** GOAL OF THE EXERCISE **
When you reach the line containing "The following is", stop after it; until then, copy each line of the listing exactly, starting with the first.

BEGIN STORED DATA

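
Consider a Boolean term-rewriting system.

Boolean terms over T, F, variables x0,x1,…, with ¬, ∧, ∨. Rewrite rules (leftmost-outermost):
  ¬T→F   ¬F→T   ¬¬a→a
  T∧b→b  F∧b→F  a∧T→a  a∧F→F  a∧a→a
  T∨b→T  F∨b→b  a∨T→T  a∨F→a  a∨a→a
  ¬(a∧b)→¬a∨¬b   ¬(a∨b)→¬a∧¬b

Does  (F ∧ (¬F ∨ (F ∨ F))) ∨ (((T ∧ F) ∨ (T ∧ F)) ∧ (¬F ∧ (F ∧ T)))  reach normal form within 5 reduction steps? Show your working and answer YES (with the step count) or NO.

Answer: YES — reaches normal form F in 5 ≤ 5 steps

Derivation:
  start: (F ∧ (¬F ∨ (F ∨ F))) ∨ (((T ∧ F) ∨ (T ∧ F)) ∧ (¬F ∧ (F ∧ T)))
  step 1: F ∨ (((T ∧ F) ∨ (T ∧ F)) ∧ (¬F ∧ (F ∧ T)))
  step 2: ((T ∧ F) ∨ (T ∧ F)) ∧ (¬F ∧ (F ∧ T))
  step 3: (T ∧ F) ∧ (¬F ∧ (F ∧ T))
  step 4: F ∧ (¬F ∧ (F ∧ T))
  step 5: F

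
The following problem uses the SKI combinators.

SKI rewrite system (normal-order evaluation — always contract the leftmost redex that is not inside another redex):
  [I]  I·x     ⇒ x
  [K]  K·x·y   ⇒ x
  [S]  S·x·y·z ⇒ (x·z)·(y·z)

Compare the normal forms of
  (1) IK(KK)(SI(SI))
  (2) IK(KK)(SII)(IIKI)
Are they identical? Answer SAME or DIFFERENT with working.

Term A:
  start: IK(KK)(SI(SI))
  [1] K(KK)(SI(SI))
  [2] KK

Term B:
  start: IK(KK)(SII)(IIKI)
  [1] K(KK)(SII)(IIKI)
  [2] KK(IIKI)
  [3] K

Answer: DIFFERENT — A ⇓ KK, B ⇓ K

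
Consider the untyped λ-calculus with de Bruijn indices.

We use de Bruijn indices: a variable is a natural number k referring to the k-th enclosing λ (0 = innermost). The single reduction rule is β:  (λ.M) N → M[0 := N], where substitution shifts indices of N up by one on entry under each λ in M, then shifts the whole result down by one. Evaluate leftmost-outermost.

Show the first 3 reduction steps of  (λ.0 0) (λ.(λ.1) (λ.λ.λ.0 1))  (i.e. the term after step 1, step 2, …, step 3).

  start: (λ.0 0) (λ.(λ.1) (λ.λ.λ.0 1))
  step 1: (λ.(λ.1) (λ.λ.λ.0 1)) (λ.(λ.1) (λ.λ.λ.0 1))
  step 2: (λ.λ.(λ.1) (λ.λ.λ.0 1)) (λ.λ.λ.0 1)
  step 3: λ.(λ.1) (λ.λ.λ.0 1)

Answer: after 3 steps: λ.(λ.1) (λ.λ.λ.0 1)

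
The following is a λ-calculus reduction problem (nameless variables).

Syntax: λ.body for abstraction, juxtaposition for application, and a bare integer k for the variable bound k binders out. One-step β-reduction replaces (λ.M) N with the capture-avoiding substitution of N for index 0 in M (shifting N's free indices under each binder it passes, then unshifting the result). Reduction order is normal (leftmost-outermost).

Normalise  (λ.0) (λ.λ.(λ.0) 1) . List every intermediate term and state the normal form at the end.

Answer: normal form = λ.λ.1  (in 2 steps)

Working:
  start: (λ.0) (λ.λ.(λ.0) 1)
  step 1: λ.λ.(λ.0) 1
  step 2: λ.λ.1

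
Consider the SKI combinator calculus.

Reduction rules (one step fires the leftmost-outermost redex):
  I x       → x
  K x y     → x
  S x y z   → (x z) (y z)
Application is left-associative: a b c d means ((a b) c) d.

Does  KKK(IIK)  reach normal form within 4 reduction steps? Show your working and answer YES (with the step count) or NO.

  start: KKK(IIK)
  →1  K(IIK)
  →2  K(IK)
  →3  KK

Answer: YES — reaches normal form KK in 3 ≤ 4 steps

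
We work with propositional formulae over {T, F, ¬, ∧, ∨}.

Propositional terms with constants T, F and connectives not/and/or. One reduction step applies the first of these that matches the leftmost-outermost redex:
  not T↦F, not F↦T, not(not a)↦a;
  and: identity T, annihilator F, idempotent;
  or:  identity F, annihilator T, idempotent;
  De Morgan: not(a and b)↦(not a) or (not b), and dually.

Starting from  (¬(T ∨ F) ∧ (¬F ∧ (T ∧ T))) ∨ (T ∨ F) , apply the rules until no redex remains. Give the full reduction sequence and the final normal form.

Answer: normal form = T  (in 6 steps)

Derivation:
  start: (¬(T ∨ F) ∧ (¬F ∧ (T ∧ T))) ∨ (T ∨ F)
  step 1: ((¬T ∧ ¬F) ∧ (¬F ∧ (T ∧ T))) ∨ (T ∨ F)
  step 2: ((F ∧ ¬F) ∧ (¬F ∧ (T ∧ T))) ∨ (T ∨ F)
  step 3: (F ∧ (¬F ∧ (T ∧ T))) ∨ (T ∨ F)
  step 4: F ∨ (T ∨ F)
  step 5: T ∨ F
  step 6: T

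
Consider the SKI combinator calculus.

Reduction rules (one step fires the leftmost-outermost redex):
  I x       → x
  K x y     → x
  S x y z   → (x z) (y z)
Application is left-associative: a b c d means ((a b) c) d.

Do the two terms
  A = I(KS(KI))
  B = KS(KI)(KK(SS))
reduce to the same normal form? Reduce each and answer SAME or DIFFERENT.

Term A:
  start: I(KS(KI))
  →1  KS(KI)
  →2  S

Term B:
  start: KS(KI)(KK(SS))
  →1  S(KK(SS))
  →2  SK

Answer: DIFFERENT — A ⇓ S, B ⇓ SK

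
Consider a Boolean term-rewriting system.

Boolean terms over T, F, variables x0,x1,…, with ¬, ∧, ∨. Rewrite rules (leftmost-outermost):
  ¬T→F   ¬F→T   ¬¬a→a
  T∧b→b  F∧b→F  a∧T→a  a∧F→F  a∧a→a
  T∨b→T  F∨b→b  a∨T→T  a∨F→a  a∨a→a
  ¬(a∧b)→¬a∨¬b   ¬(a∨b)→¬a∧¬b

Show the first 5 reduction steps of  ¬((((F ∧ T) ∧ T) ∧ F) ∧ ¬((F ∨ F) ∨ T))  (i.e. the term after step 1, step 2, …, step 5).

  start: ¬((((F ∧ T) ∧ T) ∧ F) ∧ ¬((F ∨ F) ∨ T))
  step 1: ¬(((F ∧ T) ∧ T) ∧ F) ∨ ¬¬((F ∨ F) ∨ T)
  step 2: (¬((F ∧ T) ∧ T) ∨ ¬F) ∨ ¬¬((F ∨ F) ∨ T)
  step 3: ((¬(F ∧ T) ∨ ¬T) ∨ ¬F) ∨ ¬¬((F ∨ F) ∨ T)
  step 4: (((¬F ∨ ¬T) ∨ ¬T) ∨ ¬F) ∨ ¬¬((F ∨ F) ∨ T)
  step 5: (((T ∨ ¬T) ∨ ¬T) ∨ ¬F) ∨ ¬¬((F ∨ F) ∨ T)

Answer: after 5 steps: (((T ∨ ¬T) ∨ ¬T) ∨ ¬F) ∨ ¬¬((F ∨ F) ∨ T)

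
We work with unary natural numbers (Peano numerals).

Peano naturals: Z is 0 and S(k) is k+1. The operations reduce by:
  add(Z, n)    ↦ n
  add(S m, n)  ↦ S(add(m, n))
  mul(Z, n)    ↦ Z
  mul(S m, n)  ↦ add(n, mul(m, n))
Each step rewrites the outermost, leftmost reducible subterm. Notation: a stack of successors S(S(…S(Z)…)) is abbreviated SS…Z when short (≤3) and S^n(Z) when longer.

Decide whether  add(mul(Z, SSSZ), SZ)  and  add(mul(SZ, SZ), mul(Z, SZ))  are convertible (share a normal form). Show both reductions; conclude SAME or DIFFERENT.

Term A:
  start: add(mul(Z, SSSZ), SZ)
  step 1: add(Z, SZ)
  step 2: SZ

Term B:
  start: add(mul(SZ, SZ), mul(Z, SZ))
  step 1: add(add(SZ, mul(Z, SZ)), mul(Z, SZ))
  step 2: add(S(add(Z, mul(Z, SZ))), mul(Z, SZ))
  step 3: S(add(add(Z, mul(Z, SZ)), mul(Z, SZ)))
  step 4: S(add(mul(Z, SZ), mul(Z, SZ)))
  step 5: S(add(Z, mul(Z, SZ)))
  step 6: S(mul(Z, SZ))
  step 7: SZ

Answer: SAME — A ⇓ SZ, B ⇓ SZ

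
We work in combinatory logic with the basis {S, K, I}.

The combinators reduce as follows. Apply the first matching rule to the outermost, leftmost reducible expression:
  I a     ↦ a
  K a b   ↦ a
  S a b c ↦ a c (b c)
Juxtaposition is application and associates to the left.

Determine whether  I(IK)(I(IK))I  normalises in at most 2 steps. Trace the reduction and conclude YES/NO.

Answer: NO — after 2 steps the term is K(I(IK))I, not yet normal

Working:
  start: I(IK)(I(IK))I
  step 1: IK(I(IK))I
  step 2: K(I(IK))I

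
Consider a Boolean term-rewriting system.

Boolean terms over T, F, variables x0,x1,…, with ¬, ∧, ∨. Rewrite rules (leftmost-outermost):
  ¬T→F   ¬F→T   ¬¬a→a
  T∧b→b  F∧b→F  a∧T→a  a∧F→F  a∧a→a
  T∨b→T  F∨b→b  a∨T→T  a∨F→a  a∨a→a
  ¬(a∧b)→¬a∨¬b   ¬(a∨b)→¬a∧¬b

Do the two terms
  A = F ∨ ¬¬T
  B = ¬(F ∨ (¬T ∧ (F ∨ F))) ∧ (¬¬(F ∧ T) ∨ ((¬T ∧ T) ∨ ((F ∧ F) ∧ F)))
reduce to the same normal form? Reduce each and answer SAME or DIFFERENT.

Answer: DIFFERENT — A ⇓ T, B ⇓ F

Reduction:
Term A:
  start: F ∨ ¬¬T
  step 1: ¬¬T
  step 2: T

Term B:
  start: ¬(F ∨ (¬T ∧ (F ∨ F))) ∧ (¬¬(F ∧ T) ∨ ((¬T ∧ T) ∨ ((F ∧ F) ∧ F)))
  step 1: (¬F ∧ ¬(¬T ∧ (F ∨ F))) ∧ (¬¬(F ∧ T) ∨ ((¬T ∧ T) ∨ ((F ∧ F) ∧ F)))
  step 2: (T ∧ ¬(¬T ∧ (F ∨ F))) ∧ (¬¬(F ∧ T) ∨ ((¬T ∧ T) ∨ ((F ∧ F) ∧ F)))
  step 3: ¬(¬T ∧ (F ∨ F)) ∧ (¬¬(F ∧ T) ∨ ((¬T ∧ T) ∨ ((F ∧ F) ∧ F)))
  step 4: (¬¬T ∨ ¬(F ∨ F)) ∧ (¬¬(F ∧ T) ∨ ((¬T ∧ T) ∨ ((F ∧ F) ∧ F)))
  step 5: (T ∨ ¬(F ∨ F)) ∧ (¬¬(F ∧ T) ∨ ((¬T ∧ T) ∨ ((F ∧ F) ∧ F)))
  step 6: T ∧ (¬¬(F ∧ T) ∨ ((¬T ∧ T) ∨ ((F ∧ F) ∧ F)))
  step 7: ¬¬(F ∧ T) ∨ ((¬T ∧ T) ∨ ((F ∧ F) ∧ F))
  step 8: (F ∧ T) ∨ ((¬T ∧ T) ∨ ((F ∧ F) ∧ F))
  step 9: F ∨ ((¬T ∧ T) ∨ ((F ∧ F) ∧ F))
  step 10: (¬T ∧ T) ∨ ((F ∧ F) ∧ F)
  step 11: ¬T ∨ ((F ∧ F) ∧ F)
  step 12: F ∨ ((F ∧ F) ∧ F)
  step 13: (F ∧ F) ∧ F
  step 14: F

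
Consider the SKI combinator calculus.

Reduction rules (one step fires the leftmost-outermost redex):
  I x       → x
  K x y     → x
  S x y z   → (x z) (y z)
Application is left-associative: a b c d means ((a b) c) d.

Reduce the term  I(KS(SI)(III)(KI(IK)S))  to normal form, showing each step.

Answer: normal form = SIS  (in 6 steps)

Reduction:
  start: I(KS(SI)(III)(KI(IK)S))
  [1] KS(SI)(III)(KI(IK)S)
  [2] S(III)(KI(IK)S)
  [3] S(II)(KI(IK)S)
  [4] SI(KI(IK)S)
  [5] SI(IS)
  [6] SIS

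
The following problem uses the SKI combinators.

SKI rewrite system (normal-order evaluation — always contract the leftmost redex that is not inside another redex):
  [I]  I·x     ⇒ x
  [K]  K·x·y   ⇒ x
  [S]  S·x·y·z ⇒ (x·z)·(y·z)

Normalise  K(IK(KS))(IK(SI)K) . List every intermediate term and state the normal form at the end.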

END STORED DATA

** RESPONSE AREA **
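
Consider a Boolean term-rewriting system.

Boolean terms over T, F, variables x0,x1,…, with ¬, ∧, ∨. Rewrite rules (leftmost-outermost):
  ¬T→F   ¬F→T   ¬¬a→a
  T∧b→b  F∧b→F  a∧T→a  a∧F→F  a∧a→a
  T∨b→T  F∨b→b  a∨T→T  a∨F→a  a∨a→a
  ¬(a∧b)→¬a∨¬b   ¬(a∨b)→¬a∧¬b

Does  (F ∧ (¬F ∨ (F ∨ F))) ∨ (((T ∧ F) ∨ (T ∧ F)) ∧ (¬F ∧ (F ∧ T)))  reach normal form within 5 reduction steps? Show your working and answer YES (with the step count) or NO.

Answer: YES — reaches normal form F in 5 ≤ 5 steps

Derivation:
  start: (F ∧ (¬F ∨ (F ∨ F))) ∨ (((T ∧ F) ∨ (T ∧ F)) ∧ (¬F ∧ (F ∧ T)))
  step 1: F ∨ (((T ∧ F) ∨ (T ∧ F)) ∧ (¬F ∧ (F ∧ T)))
  step 2: ((T ∧ F) ∨ (T ∧ F)) ∧ (¬F ∧ (F ∧ T))
  step 3: (T ∧ F) ∧ (¬F ∧ (F ∧ T))
  step 4: F ∧ (¬F ∧ (F ∧ T))
  step 5: F

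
The following problem uses the SKI combinators.

SKI rewrite system (normal-order evaluation — always contract the leftmost redex that is not inside another redex):
  [I]  I·x     ⇒ x
  [K]  K·x·y   ⇒ x
  [S]  S·x·y·z ⇒ (x·z)·(y·z)

Compare the normal forms of
  (1) IK(KK)(SI(SI))
  (2) IK(KK)(SII)(IIKI)
Are they identical? Answer SAME or DIFFERENT with working.

Term A:
  start: IK(KK)(SI(SI))
  [1] K(KK)(SI(SI))
  [2] KK

Term B:
  start: IK(KK)(SII)(IIKI)
  [1] K(KK)(SII)(IIKI)
  [2] KK(IIKI)
  [3] K

Answer: DIFFERENT — A ⇓ KK, B ⇓ K

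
Consider the untyped λ-calculus with de Bruijn indices.

We use de Bruijn indices: a variable is a natural number k referring to the k-th enclosing λ (0 = innermost). The single reduction rule is β:  (λ.M) N → M[0 := N], where substitution shifts indices of N up by one on entry under each λ in M, then shifts the whole result down by one. Evaluate leftmost-outermost.

Show the first 3 reduction steps of  (λ.0 0) (λ.(λ.1) (λ.λ.λ.0 1))  (i.e. the term after step 1, step 2, …, step 3).

  start: (λ.0 0) (λ.(λ.1) (λ.λ.λ.0 1))
  step 1: (λ.(λ.1) (λ.λ.λ.0 1)) (λ.(λ.1) (λ.λ.λ.0 1))
  step 2: (λ.λ.(λ.1) (λ.λ.λ.0 1)) (λ.λ.λ.0 1)
  step 3: λ.(λ.1) (λ.λ.λ.0 1)

Answer: after 3 steps: λ.(λ.1) (λ.λ.λ.0 1)

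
The following is a λ-calculus reduction problem (nameless variables).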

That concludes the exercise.